[Saved data entries]
^^^^
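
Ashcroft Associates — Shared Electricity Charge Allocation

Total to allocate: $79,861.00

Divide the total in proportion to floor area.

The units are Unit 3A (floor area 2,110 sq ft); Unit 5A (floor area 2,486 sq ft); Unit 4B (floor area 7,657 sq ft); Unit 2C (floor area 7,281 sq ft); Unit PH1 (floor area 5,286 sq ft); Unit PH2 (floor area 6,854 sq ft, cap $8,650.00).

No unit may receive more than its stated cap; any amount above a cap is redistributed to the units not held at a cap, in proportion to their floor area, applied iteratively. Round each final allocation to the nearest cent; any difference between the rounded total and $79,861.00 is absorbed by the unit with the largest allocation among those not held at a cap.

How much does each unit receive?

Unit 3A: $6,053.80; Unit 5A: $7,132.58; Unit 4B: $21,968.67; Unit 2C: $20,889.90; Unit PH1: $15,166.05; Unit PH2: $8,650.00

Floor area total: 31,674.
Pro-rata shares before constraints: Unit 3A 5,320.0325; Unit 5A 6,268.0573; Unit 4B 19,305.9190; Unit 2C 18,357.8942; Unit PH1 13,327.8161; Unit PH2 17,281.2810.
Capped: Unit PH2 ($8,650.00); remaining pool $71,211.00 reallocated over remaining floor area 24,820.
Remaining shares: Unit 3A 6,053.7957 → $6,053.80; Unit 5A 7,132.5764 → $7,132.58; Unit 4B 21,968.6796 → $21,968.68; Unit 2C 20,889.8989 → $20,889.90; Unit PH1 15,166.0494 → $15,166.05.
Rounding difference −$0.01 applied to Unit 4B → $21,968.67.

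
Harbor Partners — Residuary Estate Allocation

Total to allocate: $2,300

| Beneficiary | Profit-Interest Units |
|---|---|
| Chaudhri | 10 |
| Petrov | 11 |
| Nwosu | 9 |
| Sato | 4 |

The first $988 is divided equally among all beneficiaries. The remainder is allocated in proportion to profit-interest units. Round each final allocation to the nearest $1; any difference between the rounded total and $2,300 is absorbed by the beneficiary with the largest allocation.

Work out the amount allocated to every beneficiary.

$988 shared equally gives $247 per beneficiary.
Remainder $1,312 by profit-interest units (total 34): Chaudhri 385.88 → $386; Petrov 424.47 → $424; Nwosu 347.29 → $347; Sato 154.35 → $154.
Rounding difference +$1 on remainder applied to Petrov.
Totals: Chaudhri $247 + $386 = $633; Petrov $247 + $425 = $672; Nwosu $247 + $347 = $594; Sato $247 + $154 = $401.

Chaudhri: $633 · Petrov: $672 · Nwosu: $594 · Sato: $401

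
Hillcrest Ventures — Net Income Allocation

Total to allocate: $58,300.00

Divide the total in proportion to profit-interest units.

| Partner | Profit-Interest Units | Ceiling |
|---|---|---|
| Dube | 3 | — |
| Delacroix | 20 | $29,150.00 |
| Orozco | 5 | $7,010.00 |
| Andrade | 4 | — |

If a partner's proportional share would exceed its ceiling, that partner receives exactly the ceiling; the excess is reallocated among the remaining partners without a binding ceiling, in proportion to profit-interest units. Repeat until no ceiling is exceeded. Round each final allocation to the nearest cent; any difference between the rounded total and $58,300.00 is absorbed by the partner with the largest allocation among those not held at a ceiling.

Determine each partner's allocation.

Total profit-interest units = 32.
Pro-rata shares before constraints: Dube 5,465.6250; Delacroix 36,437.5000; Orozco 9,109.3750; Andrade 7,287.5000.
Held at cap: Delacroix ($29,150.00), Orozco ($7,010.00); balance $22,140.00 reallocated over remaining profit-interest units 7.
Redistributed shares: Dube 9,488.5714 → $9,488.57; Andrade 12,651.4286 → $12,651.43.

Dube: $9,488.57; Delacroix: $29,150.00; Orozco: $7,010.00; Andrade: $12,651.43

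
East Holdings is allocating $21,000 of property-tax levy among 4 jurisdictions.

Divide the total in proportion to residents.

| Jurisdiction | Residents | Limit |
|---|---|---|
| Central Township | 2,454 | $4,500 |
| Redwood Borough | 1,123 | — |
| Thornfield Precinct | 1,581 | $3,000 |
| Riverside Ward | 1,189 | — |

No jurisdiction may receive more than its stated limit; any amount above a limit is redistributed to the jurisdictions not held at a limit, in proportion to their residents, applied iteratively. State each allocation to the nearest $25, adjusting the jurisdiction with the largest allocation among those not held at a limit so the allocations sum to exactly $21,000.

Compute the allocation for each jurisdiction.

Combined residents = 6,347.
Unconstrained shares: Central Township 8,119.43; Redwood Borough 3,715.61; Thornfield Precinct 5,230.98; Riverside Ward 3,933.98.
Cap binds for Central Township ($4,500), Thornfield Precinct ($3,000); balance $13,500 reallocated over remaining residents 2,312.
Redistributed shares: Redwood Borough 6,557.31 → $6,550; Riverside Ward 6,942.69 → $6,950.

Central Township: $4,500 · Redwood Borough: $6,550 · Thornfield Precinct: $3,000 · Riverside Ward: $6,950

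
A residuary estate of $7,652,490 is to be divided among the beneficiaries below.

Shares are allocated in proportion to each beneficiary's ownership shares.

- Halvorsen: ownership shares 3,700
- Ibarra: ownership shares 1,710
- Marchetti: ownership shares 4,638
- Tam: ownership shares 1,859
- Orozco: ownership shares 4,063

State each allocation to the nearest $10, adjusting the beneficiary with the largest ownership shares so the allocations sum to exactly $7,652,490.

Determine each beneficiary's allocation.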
^^^^
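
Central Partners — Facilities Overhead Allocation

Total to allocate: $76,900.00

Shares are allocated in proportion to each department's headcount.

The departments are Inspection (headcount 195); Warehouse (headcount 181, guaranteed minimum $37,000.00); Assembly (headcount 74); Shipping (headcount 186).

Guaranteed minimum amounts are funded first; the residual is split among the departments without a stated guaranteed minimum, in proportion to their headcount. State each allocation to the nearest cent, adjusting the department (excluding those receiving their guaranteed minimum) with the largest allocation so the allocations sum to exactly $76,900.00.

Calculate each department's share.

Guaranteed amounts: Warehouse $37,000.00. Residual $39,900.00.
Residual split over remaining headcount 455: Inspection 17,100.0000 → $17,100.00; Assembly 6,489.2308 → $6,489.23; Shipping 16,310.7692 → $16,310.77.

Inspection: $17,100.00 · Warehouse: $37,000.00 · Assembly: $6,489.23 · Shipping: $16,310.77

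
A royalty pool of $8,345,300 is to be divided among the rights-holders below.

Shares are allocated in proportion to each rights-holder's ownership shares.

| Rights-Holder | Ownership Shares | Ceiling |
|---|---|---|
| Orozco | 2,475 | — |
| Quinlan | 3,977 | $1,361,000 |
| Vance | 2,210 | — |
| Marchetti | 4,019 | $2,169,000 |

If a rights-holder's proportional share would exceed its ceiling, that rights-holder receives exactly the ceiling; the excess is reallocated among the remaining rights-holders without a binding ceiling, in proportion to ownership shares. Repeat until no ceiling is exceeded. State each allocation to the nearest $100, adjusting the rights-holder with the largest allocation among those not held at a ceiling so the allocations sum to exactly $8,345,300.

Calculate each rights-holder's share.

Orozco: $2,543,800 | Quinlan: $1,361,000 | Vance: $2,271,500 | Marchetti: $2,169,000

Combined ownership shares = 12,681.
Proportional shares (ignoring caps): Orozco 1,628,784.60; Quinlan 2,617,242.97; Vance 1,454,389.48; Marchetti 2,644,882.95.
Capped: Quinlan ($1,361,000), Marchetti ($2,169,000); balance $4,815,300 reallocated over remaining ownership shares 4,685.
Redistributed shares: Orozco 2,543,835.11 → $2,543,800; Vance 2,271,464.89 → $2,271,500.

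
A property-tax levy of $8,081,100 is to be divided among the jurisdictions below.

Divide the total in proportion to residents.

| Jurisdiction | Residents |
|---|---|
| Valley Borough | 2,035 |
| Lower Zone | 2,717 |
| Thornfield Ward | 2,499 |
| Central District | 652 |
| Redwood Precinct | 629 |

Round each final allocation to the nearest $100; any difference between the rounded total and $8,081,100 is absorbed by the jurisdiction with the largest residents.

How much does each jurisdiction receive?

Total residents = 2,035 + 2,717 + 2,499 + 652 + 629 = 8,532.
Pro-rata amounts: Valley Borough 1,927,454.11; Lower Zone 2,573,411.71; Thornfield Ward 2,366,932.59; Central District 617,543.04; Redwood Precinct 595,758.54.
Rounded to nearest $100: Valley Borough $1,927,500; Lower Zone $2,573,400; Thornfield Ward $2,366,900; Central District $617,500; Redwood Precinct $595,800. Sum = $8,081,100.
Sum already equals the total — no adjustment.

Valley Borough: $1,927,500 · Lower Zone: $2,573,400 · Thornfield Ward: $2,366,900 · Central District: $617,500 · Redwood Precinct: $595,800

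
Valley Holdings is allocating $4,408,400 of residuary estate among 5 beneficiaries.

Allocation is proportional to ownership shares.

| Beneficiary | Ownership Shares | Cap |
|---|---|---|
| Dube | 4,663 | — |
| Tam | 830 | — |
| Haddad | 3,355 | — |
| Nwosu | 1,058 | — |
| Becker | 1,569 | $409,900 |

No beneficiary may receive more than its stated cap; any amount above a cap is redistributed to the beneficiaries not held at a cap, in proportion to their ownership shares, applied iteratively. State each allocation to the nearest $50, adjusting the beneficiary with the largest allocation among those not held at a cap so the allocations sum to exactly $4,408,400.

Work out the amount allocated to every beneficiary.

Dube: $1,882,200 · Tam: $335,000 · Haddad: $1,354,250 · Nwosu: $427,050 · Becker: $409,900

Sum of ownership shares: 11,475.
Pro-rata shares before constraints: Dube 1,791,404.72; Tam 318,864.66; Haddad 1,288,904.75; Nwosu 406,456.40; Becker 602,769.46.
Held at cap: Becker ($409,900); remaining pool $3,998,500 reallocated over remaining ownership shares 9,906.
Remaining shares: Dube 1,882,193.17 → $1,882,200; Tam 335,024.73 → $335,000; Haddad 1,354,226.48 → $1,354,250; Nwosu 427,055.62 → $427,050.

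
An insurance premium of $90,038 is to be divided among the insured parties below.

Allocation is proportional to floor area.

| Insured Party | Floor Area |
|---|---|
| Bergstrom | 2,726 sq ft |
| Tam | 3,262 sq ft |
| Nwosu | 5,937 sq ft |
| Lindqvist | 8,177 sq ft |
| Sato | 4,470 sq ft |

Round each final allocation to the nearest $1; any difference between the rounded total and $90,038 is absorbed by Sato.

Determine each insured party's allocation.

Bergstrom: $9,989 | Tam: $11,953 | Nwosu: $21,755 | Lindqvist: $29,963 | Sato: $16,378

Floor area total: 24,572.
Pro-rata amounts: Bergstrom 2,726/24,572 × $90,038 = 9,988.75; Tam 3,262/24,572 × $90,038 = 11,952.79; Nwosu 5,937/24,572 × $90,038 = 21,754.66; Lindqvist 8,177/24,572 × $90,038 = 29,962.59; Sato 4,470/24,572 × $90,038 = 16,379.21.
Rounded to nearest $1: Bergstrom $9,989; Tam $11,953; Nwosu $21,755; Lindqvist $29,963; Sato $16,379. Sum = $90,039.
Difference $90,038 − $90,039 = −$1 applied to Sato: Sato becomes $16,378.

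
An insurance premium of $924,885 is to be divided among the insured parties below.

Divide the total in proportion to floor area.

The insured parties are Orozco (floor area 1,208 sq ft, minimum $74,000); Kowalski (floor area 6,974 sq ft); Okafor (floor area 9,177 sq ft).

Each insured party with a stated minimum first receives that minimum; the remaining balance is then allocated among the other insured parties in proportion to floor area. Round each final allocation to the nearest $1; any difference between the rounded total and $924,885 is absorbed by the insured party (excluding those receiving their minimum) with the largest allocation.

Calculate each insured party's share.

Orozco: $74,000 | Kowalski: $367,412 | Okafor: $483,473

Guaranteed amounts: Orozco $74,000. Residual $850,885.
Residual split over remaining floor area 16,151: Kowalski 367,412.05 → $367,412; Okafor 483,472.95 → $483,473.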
^^^^
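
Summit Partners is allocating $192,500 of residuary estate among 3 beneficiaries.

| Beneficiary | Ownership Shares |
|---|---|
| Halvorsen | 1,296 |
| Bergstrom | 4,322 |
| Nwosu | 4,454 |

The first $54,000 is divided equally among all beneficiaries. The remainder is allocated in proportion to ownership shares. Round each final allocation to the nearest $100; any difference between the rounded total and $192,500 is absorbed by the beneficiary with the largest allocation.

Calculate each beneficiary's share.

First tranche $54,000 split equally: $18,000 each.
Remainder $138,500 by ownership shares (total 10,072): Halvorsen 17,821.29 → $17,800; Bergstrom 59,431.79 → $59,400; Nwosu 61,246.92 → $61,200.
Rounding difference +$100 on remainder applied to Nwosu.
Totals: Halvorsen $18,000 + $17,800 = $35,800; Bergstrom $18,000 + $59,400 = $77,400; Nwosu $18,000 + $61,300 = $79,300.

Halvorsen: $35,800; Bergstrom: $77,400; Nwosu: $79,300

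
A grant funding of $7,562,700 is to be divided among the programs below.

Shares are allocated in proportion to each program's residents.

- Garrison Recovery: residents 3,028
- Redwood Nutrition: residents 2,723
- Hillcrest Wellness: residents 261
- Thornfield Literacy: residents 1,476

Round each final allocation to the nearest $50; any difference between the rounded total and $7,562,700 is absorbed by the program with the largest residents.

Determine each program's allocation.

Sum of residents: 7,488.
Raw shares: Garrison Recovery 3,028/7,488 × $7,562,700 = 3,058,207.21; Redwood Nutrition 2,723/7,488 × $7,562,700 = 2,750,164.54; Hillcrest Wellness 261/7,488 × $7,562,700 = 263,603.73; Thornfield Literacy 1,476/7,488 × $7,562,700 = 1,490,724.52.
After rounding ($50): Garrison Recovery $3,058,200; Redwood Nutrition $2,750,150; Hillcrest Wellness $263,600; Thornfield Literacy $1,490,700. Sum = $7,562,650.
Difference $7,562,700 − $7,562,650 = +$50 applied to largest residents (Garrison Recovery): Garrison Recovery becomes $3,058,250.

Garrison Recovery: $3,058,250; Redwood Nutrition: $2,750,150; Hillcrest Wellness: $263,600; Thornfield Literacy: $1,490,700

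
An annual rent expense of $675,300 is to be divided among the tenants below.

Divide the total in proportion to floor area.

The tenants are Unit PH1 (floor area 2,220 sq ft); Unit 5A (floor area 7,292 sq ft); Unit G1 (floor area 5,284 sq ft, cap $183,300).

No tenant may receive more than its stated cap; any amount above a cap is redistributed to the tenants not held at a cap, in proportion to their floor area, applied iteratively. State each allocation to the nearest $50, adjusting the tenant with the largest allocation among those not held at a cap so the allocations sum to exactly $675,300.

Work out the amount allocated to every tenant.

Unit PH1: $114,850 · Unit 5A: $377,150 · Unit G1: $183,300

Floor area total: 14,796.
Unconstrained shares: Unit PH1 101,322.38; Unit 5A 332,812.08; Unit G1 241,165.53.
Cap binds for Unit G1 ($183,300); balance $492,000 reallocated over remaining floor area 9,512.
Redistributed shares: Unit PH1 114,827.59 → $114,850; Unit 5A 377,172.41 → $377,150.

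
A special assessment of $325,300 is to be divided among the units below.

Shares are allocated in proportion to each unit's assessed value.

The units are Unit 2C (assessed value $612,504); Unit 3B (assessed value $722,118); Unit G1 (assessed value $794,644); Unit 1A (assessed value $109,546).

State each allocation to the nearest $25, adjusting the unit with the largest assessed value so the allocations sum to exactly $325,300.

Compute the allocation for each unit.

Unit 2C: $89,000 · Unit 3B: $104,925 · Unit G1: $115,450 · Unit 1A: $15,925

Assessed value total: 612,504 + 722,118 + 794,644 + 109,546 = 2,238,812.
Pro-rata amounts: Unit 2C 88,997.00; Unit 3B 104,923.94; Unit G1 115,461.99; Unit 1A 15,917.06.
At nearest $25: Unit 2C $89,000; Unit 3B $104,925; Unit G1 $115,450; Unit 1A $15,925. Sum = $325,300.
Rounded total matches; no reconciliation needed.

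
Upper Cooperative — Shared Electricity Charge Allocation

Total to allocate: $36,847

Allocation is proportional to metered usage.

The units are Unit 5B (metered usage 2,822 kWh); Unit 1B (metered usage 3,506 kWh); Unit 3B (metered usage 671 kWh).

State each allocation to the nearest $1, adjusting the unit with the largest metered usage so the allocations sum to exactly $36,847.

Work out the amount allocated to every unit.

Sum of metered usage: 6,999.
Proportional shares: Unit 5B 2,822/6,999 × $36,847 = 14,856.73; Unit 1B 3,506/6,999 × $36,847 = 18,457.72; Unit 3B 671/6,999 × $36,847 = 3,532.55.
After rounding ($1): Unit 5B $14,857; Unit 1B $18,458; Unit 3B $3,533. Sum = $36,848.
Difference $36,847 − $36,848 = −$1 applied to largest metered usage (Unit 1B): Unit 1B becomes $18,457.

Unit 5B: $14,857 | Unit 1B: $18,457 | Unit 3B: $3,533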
^^^^
> BRIEF:
All that belongs in your answer is the stretch of entries above from the line with "Floor Area |" through the line with "absorbed by Sato.", printed exactly.

> OUTPUT OF THE EXERCISE:
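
| Insured Party | Floor Area |
|---|---|
| Bergstrom | 2,726 sq ft |
| Tam | 3,262 sq ft |
| Nwosu | 5,937 sq ft |
| Lindqvist | 8,177 sq ft |
| Sato | 4,470 sq ft |

Round each final allocation to the nearest $1; any difference between the rounded total and $90,038 is absorbed by Sato.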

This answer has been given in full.